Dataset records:
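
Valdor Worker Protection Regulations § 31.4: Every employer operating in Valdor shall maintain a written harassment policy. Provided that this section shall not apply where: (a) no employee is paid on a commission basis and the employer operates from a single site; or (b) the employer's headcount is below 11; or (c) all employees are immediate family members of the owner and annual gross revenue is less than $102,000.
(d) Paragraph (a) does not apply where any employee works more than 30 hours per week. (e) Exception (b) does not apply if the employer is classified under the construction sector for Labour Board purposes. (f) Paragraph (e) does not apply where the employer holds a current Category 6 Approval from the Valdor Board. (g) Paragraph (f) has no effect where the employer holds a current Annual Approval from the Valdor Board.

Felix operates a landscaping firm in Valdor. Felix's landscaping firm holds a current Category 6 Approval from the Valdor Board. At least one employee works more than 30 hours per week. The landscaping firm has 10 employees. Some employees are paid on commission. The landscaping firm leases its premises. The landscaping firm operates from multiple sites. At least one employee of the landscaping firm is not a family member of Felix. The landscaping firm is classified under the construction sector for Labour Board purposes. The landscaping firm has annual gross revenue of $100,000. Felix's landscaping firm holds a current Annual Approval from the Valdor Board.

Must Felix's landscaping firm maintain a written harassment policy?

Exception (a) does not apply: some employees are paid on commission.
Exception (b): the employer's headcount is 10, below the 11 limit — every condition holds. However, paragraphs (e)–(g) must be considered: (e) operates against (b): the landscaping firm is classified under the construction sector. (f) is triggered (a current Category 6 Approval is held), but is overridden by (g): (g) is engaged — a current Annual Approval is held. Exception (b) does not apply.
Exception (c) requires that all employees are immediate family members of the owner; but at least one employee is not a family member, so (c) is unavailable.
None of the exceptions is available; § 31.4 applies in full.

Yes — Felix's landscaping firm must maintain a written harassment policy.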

| Your goal |
All of the entries above must be output word for word.

| Solution to the exercise |
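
Valdor Worker Protection Regulations § 31.4: Every employer operating in Valdor shall maintain a written harassment policy. Provided that this section shall not apply where: (a) no employee is paid on a commission basis and the employer operates from a single site; or (b) the employer's headcount is below 11; or (c) all employees are immediate family members of the owner and annual gross revenue is less than $102,000.
(d) Paragraph (a) does not apply where any employee works more than 30 hours per week. (e) Exception (b) does not apply if the employer is classified under the construction sector for Labour Board purposes. (f) Paragraph (e) does not apply where the employer holds a current Category 6 Approval from the Valdor Board. (g) Paragraph (f) has no effect where the employer holds a current Annual Approval from the Valdor Board.

Felix operates a landscaping firm in Valdor. Felix's landscaping firm holds a current Category 6 Approval from the Valdor Board. At least one employee works more than 30 hours per week. The landscaping firm has 10 employees. Some employees are paid on commission. The landscaping firm leases its premises. The landscaping firm operates from multiple sites. At least one employee of the landscaping firm is not a family member of Felix. The landscaping firm is classified under the construction sector for Labour Board purposes. The landscaping firm has annual gross revenue of $100,000. Felix's landscaping firm holds a current Annual Approval from the Valdor Board.

Must Felix's landscaping firm maintain a written harassment policy?

Exception (a) does not apply: some employees are paid on commission.
Exception (b): the employer's headcount is 10, below the 11 limit — every condition holds. However, paragraphs (e)–(g) must be considered: (e) operates against (b): the landscaping firm is classified under the construction sector. (f) is triggered (a current Category 6 Approval is held), but is overridden by (g): (g) is engaged — a current Annual Approval is held. Exception (b) does not apply.
Exception (c) requires that all employees are immediate family members of the owner; but at least one employee is not a family member, so (c) is unavailable.
None of the exceptions is available; § 31.4 applies in full.

Yes — Felix's landscaping firm must maintain a written harassment policy.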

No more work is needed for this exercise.